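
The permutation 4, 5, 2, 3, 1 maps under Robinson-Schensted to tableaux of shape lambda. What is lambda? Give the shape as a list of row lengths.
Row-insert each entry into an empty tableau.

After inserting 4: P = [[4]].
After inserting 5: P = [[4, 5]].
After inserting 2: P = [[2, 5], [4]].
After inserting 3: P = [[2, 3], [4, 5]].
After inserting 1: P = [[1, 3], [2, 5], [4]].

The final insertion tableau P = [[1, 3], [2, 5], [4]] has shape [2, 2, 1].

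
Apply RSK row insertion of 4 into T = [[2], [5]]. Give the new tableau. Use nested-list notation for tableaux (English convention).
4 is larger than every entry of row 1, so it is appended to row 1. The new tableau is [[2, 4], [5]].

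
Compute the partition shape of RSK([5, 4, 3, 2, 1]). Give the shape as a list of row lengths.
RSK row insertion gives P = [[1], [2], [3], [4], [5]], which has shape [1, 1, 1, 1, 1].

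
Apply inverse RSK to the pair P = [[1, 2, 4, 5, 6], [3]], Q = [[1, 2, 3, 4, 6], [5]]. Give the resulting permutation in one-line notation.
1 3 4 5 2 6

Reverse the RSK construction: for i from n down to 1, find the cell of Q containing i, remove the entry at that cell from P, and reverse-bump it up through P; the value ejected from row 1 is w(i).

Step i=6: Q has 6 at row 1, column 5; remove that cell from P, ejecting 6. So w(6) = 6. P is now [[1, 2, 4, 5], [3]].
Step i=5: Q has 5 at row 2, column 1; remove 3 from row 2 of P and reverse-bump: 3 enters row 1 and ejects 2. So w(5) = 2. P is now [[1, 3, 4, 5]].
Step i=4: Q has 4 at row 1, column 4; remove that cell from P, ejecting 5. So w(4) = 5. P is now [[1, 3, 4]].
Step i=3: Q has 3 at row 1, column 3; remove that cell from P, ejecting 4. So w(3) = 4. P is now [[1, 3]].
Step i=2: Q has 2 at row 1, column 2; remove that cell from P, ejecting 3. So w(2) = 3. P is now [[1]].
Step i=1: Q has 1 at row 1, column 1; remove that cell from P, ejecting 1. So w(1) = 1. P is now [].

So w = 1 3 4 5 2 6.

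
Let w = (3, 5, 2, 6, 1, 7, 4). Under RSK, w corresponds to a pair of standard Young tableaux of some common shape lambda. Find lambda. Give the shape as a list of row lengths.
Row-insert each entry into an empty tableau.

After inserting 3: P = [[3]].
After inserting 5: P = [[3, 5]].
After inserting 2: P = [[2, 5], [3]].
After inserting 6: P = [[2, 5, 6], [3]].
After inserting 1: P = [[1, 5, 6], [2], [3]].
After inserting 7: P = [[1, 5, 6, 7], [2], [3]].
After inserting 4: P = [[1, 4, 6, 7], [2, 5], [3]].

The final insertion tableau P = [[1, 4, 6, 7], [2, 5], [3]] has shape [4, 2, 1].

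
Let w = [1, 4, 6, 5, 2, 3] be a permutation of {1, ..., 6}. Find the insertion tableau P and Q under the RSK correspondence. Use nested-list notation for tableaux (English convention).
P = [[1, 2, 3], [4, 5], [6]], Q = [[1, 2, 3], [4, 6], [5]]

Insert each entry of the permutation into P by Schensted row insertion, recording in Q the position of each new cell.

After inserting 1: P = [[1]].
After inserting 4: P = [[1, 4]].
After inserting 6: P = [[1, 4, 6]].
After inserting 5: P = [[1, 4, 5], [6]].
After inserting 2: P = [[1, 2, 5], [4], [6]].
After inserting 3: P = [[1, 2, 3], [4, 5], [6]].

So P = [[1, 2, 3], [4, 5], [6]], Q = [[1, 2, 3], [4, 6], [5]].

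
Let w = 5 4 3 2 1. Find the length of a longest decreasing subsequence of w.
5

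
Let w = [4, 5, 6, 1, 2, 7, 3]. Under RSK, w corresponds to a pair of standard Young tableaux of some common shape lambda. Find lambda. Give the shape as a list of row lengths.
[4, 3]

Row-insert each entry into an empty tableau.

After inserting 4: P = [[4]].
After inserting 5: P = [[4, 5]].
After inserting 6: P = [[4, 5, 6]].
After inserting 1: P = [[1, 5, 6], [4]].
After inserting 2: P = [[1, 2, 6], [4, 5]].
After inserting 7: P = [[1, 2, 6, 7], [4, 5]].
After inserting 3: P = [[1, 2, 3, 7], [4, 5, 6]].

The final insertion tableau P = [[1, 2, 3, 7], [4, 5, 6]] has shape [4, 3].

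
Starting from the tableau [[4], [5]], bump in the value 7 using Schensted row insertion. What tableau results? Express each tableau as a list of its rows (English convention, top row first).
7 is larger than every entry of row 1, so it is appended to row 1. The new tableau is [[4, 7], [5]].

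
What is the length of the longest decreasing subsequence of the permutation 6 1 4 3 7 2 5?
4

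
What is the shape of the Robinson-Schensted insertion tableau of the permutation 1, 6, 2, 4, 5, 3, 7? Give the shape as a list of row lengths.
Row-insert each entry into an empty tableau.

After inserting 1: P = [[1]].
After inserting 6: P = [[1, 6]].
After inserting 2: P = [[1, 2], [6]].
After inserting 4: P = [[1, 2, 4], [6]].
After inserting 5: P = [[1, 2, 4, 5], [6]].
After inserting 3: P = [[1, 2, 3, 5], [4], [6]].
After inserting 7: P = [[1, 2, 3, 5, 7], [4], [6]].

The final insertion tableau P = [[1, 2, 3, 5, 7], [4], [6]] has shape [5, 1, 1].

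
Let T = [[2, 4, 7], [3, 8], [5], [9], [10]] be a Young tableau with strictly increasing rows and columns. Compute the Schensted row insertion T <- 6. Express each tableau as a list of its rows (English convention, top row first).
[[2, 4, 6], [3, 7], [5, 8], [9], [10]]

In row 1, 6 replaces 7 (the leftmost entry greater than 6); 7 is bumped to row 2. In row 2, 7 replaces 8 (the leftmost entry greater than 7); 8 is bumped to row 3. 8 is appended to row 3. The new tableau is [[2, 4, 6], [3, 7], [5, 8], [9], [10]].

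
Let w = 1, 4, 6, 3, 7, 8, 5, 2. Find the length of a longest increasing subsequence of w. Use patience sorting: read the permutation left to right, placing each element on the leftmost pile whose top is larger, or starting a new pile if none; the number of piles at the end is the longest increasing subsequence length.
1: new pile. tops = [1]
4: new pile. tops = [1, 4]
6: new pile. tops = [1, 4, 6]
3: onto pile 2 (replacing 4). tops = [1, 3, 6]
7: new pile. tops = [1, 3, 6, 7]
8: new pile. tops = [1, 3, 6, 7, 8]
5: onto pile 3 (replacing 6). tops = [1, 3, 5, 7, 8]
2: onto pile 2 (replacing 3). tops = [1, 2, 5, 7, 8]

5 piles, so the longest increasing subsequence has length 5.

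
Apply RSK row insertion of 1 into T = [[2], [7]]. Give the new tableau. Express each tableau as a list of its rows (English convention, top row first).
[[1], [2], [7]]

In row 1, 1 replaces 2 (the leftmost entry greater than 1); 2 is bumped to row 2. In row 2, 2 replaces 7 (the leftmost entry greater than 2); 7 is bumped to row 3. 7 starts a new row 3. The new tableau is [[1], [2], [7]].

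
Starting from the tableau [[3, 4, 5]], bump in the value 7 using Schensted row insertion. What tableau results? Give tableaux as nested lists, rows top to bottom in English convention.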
+--
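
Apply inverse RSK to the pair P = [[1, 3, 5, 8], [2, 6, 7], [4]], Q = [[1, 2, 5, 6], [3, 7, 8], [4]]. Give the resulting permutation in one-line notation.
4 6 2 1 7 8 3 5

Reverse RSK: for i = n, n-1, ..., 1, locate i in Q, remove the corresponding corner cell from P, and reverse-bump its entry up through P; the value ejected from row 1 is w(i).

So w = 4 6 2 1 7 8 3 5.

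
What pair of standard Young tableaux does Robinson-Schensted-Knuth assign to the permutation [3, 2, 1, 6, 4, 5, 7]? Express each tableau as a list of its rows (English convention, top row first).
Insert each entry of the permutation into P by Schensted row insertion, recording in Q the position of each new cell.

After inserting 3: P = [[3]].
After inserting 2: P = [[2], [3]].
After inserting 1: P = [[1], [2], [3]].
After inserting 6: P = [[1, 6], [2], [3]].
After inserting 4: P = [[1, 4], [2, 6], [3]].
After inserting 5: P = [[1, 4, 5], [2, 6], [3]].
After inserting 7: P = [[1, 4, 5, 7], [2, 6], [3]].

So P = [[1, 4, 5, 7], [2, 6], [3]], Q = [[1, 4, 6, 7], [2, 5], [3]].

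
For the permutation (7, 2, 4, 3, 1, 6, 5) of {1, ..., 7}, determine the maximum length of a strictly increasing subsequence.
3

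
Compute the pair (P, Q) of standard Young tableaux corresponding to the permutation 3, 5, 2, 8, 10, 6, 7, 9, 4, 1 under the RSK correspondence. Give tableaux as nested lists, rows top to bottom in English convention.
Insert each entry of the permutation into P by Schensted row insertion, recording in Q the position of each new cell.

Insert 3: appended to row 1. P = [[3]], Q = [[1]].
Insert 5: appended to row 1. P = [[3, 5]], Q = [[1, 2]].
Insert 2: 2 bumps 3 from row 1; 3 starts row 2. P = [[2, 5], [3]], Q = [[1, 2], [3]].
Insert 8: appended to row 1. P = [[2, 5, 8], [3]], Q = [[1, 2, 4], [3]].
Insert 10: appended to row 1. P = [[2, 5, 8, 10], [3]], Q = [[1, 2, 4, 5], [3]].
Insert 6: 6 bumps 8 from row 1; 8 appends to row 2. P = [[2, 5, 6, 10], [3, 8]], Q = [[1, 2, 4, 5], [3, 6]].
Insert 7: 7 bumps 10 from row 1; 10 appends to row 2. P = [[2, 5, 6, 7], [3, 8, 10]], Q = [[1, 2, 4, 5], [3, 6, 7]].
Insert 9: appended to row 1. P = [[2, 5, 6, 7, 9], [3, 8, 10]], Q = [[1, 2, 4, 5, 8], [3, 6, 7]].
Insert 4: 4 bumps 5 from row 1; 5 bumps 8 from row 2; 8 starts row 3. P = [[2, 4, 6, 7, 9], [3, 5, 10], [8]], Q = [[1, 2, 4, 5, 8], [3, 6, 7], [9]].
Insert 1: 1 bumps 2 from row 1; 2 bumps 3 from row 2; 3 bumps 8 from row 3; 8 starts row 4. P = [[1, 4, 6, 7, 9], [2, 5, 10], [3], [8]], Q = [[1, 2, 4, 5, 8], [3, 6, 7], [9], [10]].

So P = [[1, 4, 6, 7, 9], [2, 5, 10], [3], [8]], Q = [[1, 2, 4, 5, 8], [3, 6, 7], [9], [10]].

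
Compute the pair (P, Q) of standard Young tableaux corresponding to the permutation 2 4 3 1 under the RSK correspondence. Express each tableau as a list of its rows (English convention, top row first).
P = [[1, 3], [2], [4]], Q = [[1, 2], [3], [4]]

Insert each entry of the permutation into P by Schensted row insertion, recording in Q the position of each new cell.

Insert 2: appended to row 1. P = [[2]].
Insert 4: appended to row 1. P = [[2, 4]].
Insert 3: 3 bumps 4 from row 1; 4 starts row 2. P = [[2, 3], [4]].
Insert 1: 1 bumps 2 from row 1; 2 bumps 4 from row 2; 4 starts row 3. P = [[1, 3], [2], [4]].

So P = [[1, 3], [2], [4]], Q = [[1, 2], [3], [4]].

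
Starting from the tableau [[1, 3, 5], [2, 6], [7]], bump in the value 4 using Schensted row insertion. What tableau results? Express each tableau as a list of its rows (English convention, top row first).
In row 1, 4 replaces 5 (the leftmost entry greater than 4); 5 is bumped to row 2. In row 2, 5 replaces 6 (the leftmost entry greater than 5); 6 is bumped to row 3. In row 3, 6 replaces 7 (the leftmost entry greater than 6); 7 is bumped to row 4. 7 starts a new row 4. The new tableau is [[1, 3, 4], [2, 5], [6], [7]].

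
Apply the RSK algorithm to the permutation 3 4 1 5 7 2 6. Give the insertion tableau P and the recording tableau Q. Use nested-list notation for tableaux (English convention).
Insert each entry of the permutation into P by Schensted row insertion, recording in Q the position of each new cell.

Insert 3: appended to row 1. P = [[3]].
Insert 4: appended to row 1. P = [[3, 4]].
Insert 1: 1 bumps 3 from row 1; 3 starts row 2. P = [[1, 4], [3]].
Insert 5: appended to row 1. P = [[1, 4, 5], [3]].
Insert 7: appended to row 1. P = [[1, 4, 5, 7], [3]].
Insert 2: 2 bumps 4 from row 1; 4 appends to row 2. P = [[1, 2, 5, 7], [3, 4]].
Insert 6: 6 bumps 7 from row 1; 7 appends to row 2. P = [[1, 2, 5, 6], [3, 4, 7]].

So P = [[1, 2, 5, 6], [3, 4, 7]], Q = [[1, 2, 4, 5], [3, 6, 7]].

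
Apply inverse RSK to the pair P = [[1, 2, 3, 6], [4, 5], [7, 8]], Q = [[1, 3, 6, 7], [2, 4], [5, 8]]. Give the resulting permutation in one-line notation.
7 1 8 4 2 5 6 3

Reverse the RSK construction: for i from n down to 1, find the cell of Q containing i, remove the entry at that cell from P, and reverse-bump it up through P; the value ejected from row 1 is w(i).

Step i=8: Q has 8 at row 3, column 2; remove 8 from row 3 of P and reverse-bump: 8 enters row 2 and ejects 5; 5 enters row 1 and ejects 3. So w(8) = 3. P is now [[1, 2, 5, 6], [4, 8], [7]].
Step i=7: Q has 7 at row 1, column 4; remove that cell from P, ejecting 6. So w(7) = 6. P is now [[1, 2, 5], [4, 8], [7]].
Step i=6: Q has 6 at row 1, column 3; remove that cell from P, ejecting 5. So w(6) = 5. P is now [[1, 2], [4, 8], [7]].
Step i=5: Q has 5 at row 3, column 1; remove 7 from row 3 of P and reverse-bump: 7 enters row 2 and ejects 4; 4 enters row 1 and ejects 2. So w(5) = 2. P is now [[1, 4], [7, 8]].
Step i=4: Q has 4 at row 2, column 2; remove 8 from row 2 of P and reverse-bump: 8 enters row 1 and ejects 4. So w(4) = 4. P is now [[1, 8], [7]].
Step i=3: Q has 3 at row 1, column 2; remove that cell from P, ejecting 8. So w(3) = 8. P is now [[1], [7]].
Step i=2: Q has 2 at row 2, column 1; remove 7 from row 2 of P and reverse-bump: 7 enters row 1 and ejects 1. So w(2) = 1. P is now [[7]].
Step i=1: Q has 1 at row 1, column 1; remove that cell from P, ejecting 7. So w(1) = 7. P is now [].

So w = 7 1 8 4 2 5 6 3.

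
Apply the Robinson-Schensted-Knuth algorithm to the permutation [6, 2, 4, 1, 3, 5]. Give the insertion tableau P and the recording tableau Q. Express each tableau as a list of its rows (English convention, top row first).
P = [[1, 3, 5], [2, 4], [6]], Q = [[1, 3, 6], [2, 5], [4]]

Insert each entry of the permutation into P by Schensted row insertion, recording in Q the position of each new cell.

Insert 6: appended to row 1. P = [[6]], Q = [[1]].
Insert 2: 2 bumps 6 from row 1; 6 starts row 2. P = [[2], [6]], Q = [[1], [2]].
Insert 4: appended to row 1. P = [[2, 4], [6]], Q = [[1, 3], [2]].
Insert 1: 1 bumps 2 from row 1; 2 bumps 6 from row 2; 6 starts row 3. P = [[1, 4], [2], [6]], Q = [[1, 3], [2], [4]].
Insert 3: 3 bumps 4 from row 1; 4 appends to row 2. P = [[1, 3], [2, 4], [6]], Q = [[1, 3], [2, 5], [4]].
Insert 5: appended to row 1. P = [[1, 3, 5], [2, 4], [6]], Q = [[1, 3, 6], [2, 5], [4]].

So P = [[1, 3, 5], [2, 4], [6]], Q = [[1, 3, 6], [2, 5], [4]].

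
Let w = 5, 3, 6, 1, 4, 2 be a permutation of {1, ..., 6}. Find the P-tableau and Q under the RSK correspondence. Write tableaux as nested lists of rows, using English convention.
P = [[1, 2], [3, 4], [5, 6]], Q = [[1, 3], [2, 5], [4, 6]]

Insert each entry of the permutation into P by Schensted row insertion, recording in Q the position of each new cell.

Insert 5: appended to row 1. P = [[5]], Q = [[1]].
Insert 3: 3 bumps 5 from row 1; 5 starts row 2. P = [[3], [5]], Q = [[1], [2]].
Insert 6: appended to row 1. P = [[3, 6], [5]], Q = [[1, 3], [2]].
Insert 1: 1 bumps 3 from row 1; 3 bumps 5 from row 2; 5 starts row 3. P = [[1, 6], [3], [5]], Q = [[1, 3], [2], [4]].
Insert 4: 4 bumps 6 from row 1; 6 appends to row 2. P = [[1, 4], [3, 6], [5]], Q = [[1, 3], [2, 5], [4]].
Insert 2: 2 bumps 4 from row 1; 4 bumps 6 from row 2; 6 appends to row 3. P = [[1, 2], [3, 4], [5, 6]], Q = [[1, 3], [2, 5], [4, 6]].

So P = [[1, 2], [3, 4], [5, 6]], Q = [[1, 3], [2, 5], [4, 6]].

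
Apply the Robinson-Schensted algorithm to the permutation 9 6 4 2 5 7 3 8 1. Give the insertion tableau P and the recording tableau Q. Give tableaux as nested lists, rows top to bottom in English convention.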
+--
[Instructions for the task] In the records above, the line with "Apply RSK row insertion of 1" marks the start and the line with "Starting from the tableau [[3, 4, 5]], bump" marks the end; copy that stretch exactly, both lines included, and nothing else.

[Result of the task]
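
Apply RSK row insertion of 1 into T = [[2], [7]]. Give the new tableau. Express each tableau as a list of its rows (English convention, top row first).
[[1], [2], [7]]

In row 1, 1 replaces 2 (the leftmost entry greater than 1); 2 is bumped to row 2. In row 2, 2 replaces 7 (the leftmost entry greater than 2); 7 is bumped to row 3. 7 starts a new row 3. The new tableau is [[1], [2], [7]].

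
Starting from the tableau [[3, 4, 5]], bump in the value 7 using Schensted row insertion. What tableau results? Give tableaux as nested lists, rows top to bottom in English convention.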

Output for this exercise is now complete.